• What you will do:
Lines from the one containing "How many single-element" through the last line of the data are to be repeated word for word, both ends included.
╭──
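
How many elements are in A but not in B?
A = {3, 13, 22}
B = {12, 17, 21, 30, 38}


Set A = {3, 13, 22}
Set B = {12, 17, 21, 30, 38}
A \ B = {3, 13, 22}
|A \ B| = 3

3


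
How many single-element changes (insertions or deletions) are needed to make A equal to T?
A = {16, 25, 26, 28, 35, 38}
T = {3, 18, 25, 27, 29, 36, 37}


Set A = {16, 25, 26, 28, 35, 38}
Set T = {3, 18, 25, 27, 29, 36, 37}
Elements to remove from A (in A, not in T): {16, 26, 28, 35, 38} → 5 removals
Elements to add to A (in T, not in A): {3, 18, 27, 29, 36, 37} → 6 additions
Total edits = 5 + 6 = 11

11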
╰──
• Reply to the task:
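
How many single-element changes (insertions or deletions) are needed to make A equal to T?
A = {16, 25, 26, 28, 35, 38}
T = {3, 18, 25, 27, 29, 36, 37}


Set A = {16, 25, 26, 28, 35, 38}
Set T = {3, 18, 25, 27, 29, 36, 37}
Elements to remove from A (in A, not in T): {16, 26, 28, 35, 38} → 5 removals
Elements to add to A (in T, not in A): {3, 18, 27, 29, 36, 37} → 6 additions
Total edits = 5 + 6 = 11

11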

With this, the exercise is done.